• DIRECTIONS FOR THIS TASK
Everything from the line containing "LOC-49 (sampling locality)" to the end of the listing is to be set down exactly, both ends included, and nothing before it.

• SUPPLIED INFORMATION
=======
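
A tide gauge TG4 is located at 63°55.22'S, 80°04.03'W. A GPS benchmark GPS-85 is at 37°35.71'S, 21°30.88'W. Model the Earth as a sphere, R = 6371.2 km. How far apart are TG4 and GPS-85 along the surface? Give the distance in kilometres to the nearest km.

TG4: φ = -63.92033°, λ = -80.06717°
GPS-85: φ = -37.59517°, λ = -21.51467°
Δφ = 26.3252°,  Δλ = 58.5525°
a = sin²(Δφ/2) + cos φ₁ cos φ₂ sin²(Δλ/2) = 0.135154
c = 2·arcsin(√a) = 0.752925 rad = 43.1394°
d = R·c = 6371.2 × 0.752925 = 4797.0 km

4797 km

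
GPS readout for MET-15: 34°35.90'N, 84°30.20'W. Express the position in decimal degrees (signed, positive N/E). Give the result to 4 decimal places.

+34.5983°, -84.5033°

lat: 34.5983° N → +34.5983°
lon: 84.5033° W → -84.5033°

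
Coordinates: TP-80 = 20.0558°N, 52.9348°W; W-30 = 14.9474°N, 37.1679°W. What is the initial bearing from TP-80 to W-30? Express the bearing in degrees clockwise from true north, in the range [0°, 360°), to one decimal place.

Δλ = 15.7669°
y = sin Δλ · cos φ₂ = 0.262530
x = cos φ₁ sin φ₂ − sin φ₁ cos φ₂ cos Δλ = -0.076574
θ = atan2(y, x) = 106.2608° → 106.2608° (mod 360°)

106.3°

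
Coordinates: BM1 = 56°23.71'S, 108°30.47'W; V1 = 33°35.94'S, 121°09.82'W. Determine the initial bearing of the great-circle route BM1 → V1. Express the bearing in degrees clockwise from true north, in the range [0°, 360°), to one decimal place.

BM1: φ = -56.39517°, λ = -108.50783°
V1: φ = -33.59900°, λ = -121.16367°
Δλ = -12.6558°
y = sin Δλ · cos φ₂ = -0.182490
x = cos φ₁ sin φ₂ − sin φ₁ cos φ₂ cos Δλ = 0.370599
θ = atan2(y, x) = -26.2166° → 333.7834° (mod 360°)

333.8°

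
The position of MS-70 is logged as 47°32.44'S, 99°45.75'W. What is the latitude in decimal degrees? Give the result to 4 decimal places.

47.5407°S

47° + 32.44′/60 = 47 + 0.54067 = 47.5407°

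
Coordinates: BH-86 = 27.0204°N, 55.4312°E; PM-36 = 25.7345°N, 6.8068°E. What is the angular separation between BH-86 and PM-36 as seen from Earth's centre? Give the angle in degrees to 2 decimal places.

Δφ = -1.2859°,  Δλ = -48.6244°
a = sin²(Δφ/2) + cos φ₁ cos φ₂ sin²(Δλ/2) = 0.136151
c = 2·arcsin(√a) = 0.755835 rad = 43.3062°

43.31°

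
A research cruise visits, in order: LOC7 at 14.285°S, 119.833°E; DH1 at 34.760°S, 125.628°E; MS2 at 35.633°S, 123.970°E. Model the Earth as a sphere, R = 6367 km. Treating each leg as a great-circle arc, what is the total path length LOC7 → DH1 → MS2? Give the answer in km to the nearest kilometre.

2527 km

LOC7→DH1: c = 0.368812 rad, d = 2348.23 km
DH1→MS2: c = 0.028130 rad, d = 179.10 km
Total = 2348.23 + 179.10 = 2527.33 km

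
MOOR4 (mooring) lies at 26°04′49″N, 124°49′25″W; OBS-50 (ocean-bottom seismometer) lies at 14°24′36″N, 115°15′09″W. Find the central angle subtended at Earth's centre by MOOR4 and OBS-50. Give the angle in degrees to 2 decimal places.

MOOR4: φ = +26.08028°, λ = -124.82361°
OBS-50: φ = +14.41000°, λ = -115.25250°
Δφ = -11.6703°,  Δλ = 9.5711°
a = sin²(Δφ/2) + cos φ₁ cos φ₂ sin²(Δλ/2) = 0.016391
c = 2·arcsin(√a) = 0.256757 rad = 14.7111°

14.71°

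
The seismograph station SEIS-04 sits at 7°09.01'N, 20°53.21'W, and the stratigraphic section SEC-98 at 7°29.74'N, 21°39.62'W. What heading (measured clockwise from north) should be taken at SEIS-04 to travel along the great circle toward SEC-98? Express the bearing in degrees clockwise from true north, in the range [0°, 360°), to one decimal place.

SEIS-04: φ = +7.15017°, λ = -20.88683°
SEC-98: φ = +7.49567°, λ = -21.66033°
Δλ = -0.7735°
y = sin Δλ · cos φ₂ = -0.013384
x = cos φ₁ sin φ₂ − sin φ₁ cos φ₂ cos Δλ = 0.006041
θ = atan2(y, x) = -65.7069° → 294.2931° (mod 360°)

294.3°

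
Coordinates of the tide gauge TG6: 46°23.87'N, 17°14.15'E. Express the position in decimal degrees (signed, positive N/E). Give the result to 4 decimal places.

+46.3978°, +17.2358°

lat: 46.3978° N → +46.3978°
lon: 17.2358° E → +17.2358°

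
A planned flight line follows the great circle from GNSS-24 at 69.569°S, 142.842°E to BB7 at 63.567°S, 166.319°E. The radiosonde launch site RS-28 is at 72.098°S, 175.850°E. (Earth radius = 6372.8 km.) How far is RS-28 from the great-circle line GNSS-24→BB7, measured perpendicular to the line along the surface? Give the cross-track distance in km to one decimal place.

932.4 km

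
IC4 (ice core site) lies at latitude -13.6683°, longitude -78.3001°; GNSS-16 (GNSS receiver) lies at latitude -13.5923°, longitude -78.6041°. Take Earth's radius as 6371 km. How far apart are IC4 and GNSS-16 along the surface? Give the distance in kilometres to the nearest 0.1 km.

Δφ = 0.0760°,  Δλ = -0.3040°
a = sin²(Δφ/2) + cos φ₁ cos φ₂ sin²(Δλ/2) = 0.000007
c = 2·arcsin(√a) = 0.005324 rad = 0.3051°
d = R·c = 6371 × 0.005324 = 33.9 km

33.9 km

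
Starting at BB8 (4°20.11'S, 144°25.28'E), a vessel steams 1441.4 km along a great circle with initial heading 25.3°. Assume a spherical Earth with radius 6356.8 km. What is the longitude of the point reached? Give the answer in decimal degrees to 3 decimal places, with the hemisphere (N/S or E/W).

149.981°E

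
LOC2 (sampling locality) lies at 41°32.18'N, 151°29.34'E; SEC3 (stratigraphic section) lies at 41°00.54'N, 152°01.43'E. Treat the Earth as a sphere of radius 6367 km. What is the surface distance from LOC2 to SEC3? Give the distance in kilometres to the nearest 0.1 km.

LOC2: φ = +41.53633°, λ = +151.48900°
SEC3: φ = +41.00900°, λ = +152.02383°
Δφ = -0.5273°,  Δλ = 0.5348°
a = sin²(Δφ/2) + cos φ₁ cos φ₂ sin²(Δλ/2) = 0.000033
c = 2·arcsin(√a) = 0.011573 rad = 0.6631°
d = R·c = 6367 × 0.011573 = 73.7 km

73.7 km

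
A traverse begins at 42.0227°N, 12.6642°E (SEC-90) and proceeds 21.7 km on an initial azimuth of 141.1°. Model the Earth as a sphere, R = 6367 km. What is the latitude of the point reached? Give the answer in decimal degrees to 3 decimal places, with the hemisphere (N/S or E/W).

41.871°N

δ = d/R = 21.7/6367 = 0.003408 rad
φ₂ = arcsin(sin φ₁ cos δ + cos φ₁ sin δ cos θ)
   = arcsin(0.66942·0.99999 + 0.74288·0.00341·-0.77824) = 41.87061°
λ₂ = λ₁ + atan2(sin θ sin δ cos φ₁, cos δ − sin φ₁ sin φ₂) = 12.82887°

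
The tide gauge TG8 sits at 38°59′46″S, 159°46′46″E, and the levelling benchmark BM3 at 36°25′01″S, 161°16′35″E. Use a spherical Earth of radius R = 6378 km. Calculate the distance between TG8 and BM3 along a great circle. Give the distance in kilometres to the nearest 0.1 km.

315.9 km

TG8: φ = -38.99611°, λ = +159.77944°
BM3: φ = -36.41694°, λ = +161.27639°
Δφ = 2.5792°,  Δλ = 1.4969°
a = sin²(Δφ/2) + cos φ₁ cos φ₂ sin²(Δλ/2) = 0.000613
c = 2·arcsin(√a) = 0.049532 rad = 2.8380°
d = R·c = 6378 × 0.049532 = 315.9 km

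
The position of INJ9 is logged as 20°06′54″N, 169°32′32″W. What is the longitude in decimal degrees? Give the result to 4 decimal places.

169° + 32′/60 + 32″/3600 = 169 + 0.53333 + 0.00889 = 169.5422°

169.5422°W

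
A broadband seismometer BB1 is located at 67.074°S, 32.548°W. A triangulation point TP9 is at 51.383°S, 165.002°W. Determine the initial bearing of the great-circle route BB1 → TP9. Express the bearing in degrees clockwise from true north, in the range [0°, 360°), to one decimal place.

Δλ = -132.4540°
y = sin Δλ · cos φ₂ = -0.460482
x = cos φ₁ sin φ₂ − sin φ₁ cos φ₂ cos Δλ = -0.692360
θ = atan2(y, x) = -146.3725° → 213.6275° (mod 360°)

213.6°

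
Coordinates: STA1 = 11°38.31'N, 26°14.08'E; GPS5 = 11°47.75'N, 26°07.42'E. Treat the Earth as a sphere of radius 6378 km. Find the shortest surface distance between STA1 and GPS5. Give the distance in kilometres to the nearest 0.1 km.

STA1: φ = +11.63850°, λ = +26.23467°
GPS5: φ = +11.79583°, λ = +26.12367°
Δφ = 0.1573°,  Δλ = -0.1110°
a = sin²(Δφ/2) + cos φ₁ cos φ₂ sin²(Δλ/2) = 0.000003
c = 2·arcsin(√a) = 0.003337 rad = 0.1912°
d = R·c = 6378 × 0.003337 = 21.3 km

21.3 km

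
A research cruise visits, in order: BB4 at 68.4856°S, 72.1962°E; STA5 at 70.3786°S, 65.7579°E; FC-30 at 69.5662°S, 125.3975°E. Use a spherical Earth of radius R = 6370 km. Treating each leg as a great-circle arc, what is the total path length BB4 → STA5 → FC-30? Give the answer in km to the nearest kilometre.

2509 km

BB4→STA5: c = 0.051434 rad, d = 327.63 km
STA5→FC-30: c = 0.342499 rad, d = 2181.72 km
Total = 327.63 + 2181.72 = 2509.35 km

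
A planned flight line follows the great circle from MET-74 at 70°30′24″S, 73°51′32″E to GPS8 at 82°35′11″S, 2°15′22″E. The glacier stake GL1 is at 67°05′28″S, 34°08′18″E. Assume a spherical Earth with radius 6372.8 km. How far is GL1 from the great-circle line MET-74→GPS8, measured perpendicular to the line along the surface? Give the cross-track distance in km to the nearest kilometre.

1412 km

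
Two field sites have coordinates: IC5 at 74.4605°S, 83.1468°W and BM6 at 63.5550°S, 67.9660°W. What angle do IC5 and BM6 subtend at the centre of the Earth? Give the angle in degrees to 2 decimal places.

Δφ = 10.9055°,  Δλ = 15.1808°
a = sin²(Δφ/2) + cos φ₁ cos φ₂ sin²(Δλ/2) = 0.011111
c = 2·arcsin(√a) = 0.211213 rad = 12.1016°

12.10°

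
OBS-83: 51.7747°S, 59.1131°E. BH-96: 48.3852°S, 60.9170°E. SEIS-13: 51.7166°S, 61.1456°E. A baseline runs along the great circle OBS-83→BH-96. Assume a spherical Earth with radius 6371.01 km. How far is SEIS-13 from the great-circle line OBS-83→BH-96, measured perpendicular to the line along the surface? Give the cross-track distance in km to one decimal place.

130.4 km

δ₁₃ = central angle OBS-83→SEIS-13 = 0.021986 rad  (haversine)
θ₁₃ = bearing OBS-83→SEIS-13 = 88.155°,  θ₁₂ = bearing OBS-83→BH-96 = 19.552°
dₓₜ = R·arcsin(sin δ₁₃ · sin(θ₁₃ − θ₁₂)) = 6371.01·arcsin(0.02198·sin(68.603°)) = 130.419 km
|dₓₜ| = 130.419 km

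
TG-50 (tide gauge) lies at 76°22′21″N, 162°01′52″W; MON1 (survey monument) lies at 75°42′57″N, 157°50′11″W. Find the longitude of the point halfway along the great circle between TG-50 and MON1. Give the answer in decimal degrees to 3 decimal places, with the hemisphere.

159.885°W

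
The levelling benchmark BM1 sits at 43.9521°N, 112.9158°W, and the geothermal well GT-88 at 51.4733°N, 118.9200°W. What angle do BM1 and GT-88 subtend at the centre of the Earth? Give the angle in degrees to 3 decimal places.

Δφ = 7.5212°,  Δλ = -6.0042°
a = sin²(Δφ/2) + cos φ₁ cos φ₂ sin²(Δλ/2) = 0.005532
c = 2·arcsin(√a) = 0.148889 rad = 8.5307°

8.531°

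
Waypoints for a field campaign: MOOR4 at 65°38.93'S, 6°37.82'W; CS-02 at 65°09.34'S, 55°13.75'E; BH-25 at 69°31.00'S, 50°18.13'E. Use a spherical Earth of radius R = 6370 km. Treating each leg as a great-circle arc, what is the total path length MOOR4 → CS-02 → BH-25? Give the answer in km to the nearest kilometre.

3276 km

MOOR4: φ = -65.64883°, λ = -6.63033°
CS-02: φ = -65.15567°, λ = +55.22917°
BH-25: φ = -69.51667°, λ = +50.30217°
MOOR4→CS-02: c = 0.431287 rad, d = 2747.30 km
CS-02→BH-25: c = 0.082952 rad, d = 528.40 km
Total = 2747.30 + 528.40 = 3275.70 km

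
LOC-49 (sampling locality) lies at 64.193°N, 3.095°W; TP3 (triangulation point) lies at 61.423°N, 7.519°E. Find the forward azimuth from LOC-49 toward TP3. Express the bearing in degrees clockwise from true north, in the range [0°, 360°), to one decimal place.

114.9°

Δλ = 10.6140°
y = sin Δλ · cos φ₂ = 0.088106
x = cos φ₁ sin φ₂ − sin φ₁ cos φ₂ cos Δλ = -0.040959
θ = atan2(y, x) = 114.9328° → 114.9328° (mod 360°)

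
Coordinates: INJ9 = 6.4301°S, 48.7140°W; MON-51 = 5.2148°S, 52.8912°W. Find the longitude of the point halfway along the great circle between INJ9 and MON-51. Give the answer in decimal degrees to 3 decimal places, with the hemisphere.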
=======
• TASK RESULT
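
LOC-49 (sampling locality) lies at 64.193°N, 3.095°W; TP3 (triangulation point) lies at 61.423°N, 7.519°E. Find the forward azimuth from LOC-49 toward TP3. Express the bearing in degrees clockwise from true north, in the range [0°, 360°), to one decimal place.

114.9°

Δλ = 10.6140°
y = sin Δλ · cos φ₂ = 0.088106
x = cos φ₁ sin φ₂ − sin φ₁ cos φ₂ cos Δλ = -0.040959
θ = atan2(y, x) = 114.9328° → 114.9328° (mod 360°)

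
Coordinates: INJ9 = 6.4301°S, 48.7140°W; MON-51 = 5.2148°S, 52.8912°W. Find the longitude of the point halfway along the great circle between INJ9 and MON-51. Give the answer in decimal degrees to 3 decimal places, with the hemisphere.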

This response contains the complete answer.